# Instructions for the task:
Transcribe each entry so that it matches the original exactly.

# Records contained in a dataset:
▼

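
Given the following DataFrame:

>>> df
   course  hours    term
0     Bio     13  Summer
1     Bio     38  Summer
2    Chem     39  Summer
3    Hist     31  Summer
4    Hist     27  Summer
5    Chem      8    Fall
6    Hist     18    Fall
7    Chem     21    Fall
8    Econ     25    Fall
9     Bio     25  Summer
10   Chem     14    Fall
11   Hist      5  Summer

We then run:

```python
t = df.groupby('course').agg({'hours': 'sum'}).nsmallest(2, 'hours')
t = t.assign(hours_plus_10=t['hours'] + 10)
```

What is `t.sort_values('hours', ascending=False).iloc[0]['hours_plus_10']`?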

▲

# Written answer:
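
Given the following DataFrame:

>>> df
   course  hours    term
0     Bio     13  Summer
1     Bio     38  Summer
2    Chem     39  Summer
3    Hist     31  Summer
4    Hist     27  Summer
5    Chem      8    Fall
6    Hist     18    Fall
7    Chem     21    Fall
8    Econ     25    Fall
9     Bio     25  Summer
10   Chem     14    Fall
11   Hist      5  Summer

We then run:

```python
t = df.groupby('course').agg({'hours': 'sum'}).nsmallest(2, 'hours')
t = t.assign(hours_plus_10=t['hours'] + 10)
```

What is `t.sort_values('hours', ascending=False).iloc[0]['hours_plus_10']`?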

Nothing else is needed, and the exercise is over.